Source records:
*** Begin section ***

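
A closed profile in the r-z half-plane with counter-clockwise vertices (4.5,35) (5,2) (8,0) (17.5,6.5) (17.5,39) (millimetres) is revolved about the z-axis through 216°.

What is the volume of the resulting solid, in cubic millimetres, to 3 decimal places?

Volume = 18259.722 mm³

Profile (r,z), 5 vertices: (4.5,35) (5,2) (8,0) (17.5,6.5) (17.5,39)
edge 0: (4.5,35)→(5,2)  cross = 4.5·2 − 5·35 = -166.0000; (r_i+r_j)·cross = 9.5·-166.0000 = -1577.0000
edge 1: (5,2)→(8,0)  cross = 5·0 − 8·2 = -16.0000; (r_i+r_j)·cross = 13·-16.0000 = -208.0000
edge 2: (8,0)→(17.5,6.5)  cross = 8·6.5 − 17.5·0 = 52.0000; (r_i+r_j)·cross = 25.5·52.0000 = 1326.0000
edge 3: (17.5,6.5)→(17.5,39)  cross = 17.5·39 − 17.5·6.5 = 568.7500; (r_i+r_j)·cross = 35·568.7500 = 19906.2500
edge 4: (17.5,39)→(4.5,35)  cross = 17.5·35 − 4.5·39 = 437.0000; (r_i+r_j)·cross = 22·437.0000 = 9614.0000
Σcross = 875.7500 → A = |Σcross|/2 = 437.8750 mm²
Σ(r_i+r_j)·cross = 29061.2500 → first moment M = |Σ|/6 = 4843.5417
R_c = M/A = 4843.5417/437.8750 = 11.0615 mm
θ = 216° = 3.769911 rad
V = θ·R_c·A = 3.769911·11.0615·437.8750 = 18259.722 mm³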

*** End section ***

■ WORK TO COMPLETE
Word for word, print every line above.

■ OUTPUT OF THE TASK
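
A closed profile in the r-z half-plane with counter-clockwise vertices (4.5,35) (5,2) (8,0) (17.5,6.5) (17.5,39) (millimetres) is revolved about the z-axis through 216°.

What is the volume of the resulting solid, in cubic millimetres, to 3 decimal places?

Volume = 18259.722 mm³

Profile (r,z), 5 vertices: (4.5,35) (5,2) (8,0) (17.5,6.5) (17.5,39)
edge 0: (4.5,35)→(5,2)  cross = 4.5·2 − 5·35 = -166.0000; (r_i+r_j)·cross = 9.5·-166.0000 = -1577.0000
edge 1: (5,2)→(8,0)  cross = 5·0 − 8·2 = -16.0000; (r_i+r_j)·cross = 13·-16.0000 = -208.0000
edge 2: (8,0)→(17.5,6.5)  cross = 8·6.5 − 17.5·0 = 52.0000; (r_i+r_j)·cross = 25.5·52.0000 = 1326.0000
edge 3: (17.5,6.5)→(17.5,39)  cross = 17.5·39 − 17.5·6.5 = 568.7500; (r_i+r_j)·cross = 35·568.7500 = 19906.2500
edge 4: (17.5,39)→(4.5,35)  cross = 17.5·35 − 4.5·39 = 437.0000; (r_i+r_j)·cross = 22·437.0000 = 9614.0000
Σcross = 875.7500 → A = |Σcross|/2 = 437.8750 mm²
Σ(r_i+r_j)·cross = 29061.2500 → first moment M = |Σ|/6 = 4843.5417
R_c = M/A = 4843.5417/437.8750 = 11.0615 mm
θ = 216° = 3.769911 rad
V = θ·R_c·A = 3.769911·11.0615·437.8750 = 18259.722 mm³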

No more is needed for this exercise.